» What is required:
Nothing but the lines from the one containing "v \left(v +" through the final line of the listing should appear in the answer, each exactly as written.

» Available data:
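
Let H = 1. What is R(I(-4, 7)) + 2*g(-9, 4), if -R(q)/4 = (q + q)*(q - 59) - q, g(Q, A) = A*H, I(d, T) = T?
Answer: 2948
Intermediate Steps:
g(Q, A) = A (g(Q, A) = A*1 = A)
R(q) = 4*q - 8*q*(-59 + q) (R(q) = -4*((q + q)*(q - 59) - q) = -4*((2*q)*(-59 + q) - q) = -4*(2*q*(-59 + q) - q) = -4*(-q + 2*q*(-59 + q)) = 4*q - 8*q*(-59 + q))
R(I(-4, 7)) + 2*g(-9, 4) = 4*7*(119 - 2*7) + 2*4 = 4*7*(119 - 14) + 8 = 4*7*105 + 8 = 2940 + 8 = 2948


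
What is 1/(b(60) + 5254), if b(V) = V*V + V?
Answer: 1/8914 ≈ 0.00011218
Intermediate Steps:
b(V) = V + V² (b(V) = V² + V = V + V²)
1/(b(60) + 5254) = 1/(60*(1 + 60) + 5254) = 1/(60*61 + 5254) = 1/(3660 + 5254) = 1/8914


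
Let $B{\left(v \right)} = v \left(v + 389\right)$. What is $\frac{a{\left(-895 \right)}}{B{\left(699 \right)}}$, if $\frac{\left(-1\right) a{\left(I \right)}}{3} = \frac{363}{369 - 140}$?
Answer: $- \frac{363}{58052416} \approx -6.253 \cdot 10^{-6}$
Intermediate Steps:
$B{\left(v \right)} = v \left(389 + v\right)$
$a{\left(I \right)} = - \frac{1089}{229}$ ($a{\left(I \right)} = - 3 \frac{363}{369 - 140} = - 3 \cdot \frac{363}{229} = - 3 \cdot 363 \cdot \frac{1}{229} = \left(-3\right) \frac{363}{229} = - \frac{1089}{229}$)
$\frac{a{\left(-895 \right)}}{B{\left(699 \right)}} = - \frac{1089}{229 \cdot 699 \left(389 + 699\right)} = - \frac{1089}{229 \cdot 699 \cdot 1088} = - \frac{1089}{229 \cdot 760512} = \left(- \frac{1089}{229}\right) \frac{1}{760512} = - \frac{363}{58052416}$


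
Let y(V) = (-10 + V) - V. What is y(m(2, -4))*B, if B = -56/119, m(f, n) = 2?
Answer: 80/17 ≈ 4.7059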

» Solved exercise:
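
Let $B{\left(v \right)} = v \left(v + 389\right)$. What is $\frac{a{\left(-895 \right)}}{B{\left(699 \right)}}$, if $\frac{\left(-1\right) a{\left(I \right)}}{3} = \frac{363}{369 - 140}$?
Answer: $- \frac{363}{58052416} \approx -6.253 \cdot 10^{-6}$
Intermediate Steps:
$B{\left(v \right)} = v \left(389 + v\right)$
$a{\left(I \right)} = - \frac{1089}{229}$ ($a{\left(I \right)} = - 3 \frac{363}{369 - 140} = - 3 \cdot \frac{363}{229} = - 3 \cdot 363 \cdot \frac{1}{229} = \left(-3\right) \frac{363}{229} = - \frac{1089}{229}$)
$\frac{a{\left(-895 \right)}}{B{\left(699 \right)}} = - \frac{1089}{229 \cdot 699 \left(389 + 699\right)} = - \frac{1089}{229 \cdot 699 \cdot 1088} = - \frac{1089}{229 \cdot 760512} = \left(- \frac{1089}{229}\right) \frac{1}{760512} = - \frac{363}{58052416}$


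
Let y(V) = (-10 + V) - V. What is y(m(2, -4))*B, if B = -56/119, m(f, n) = 2?
Answer: 80/17 ≈ 4.7059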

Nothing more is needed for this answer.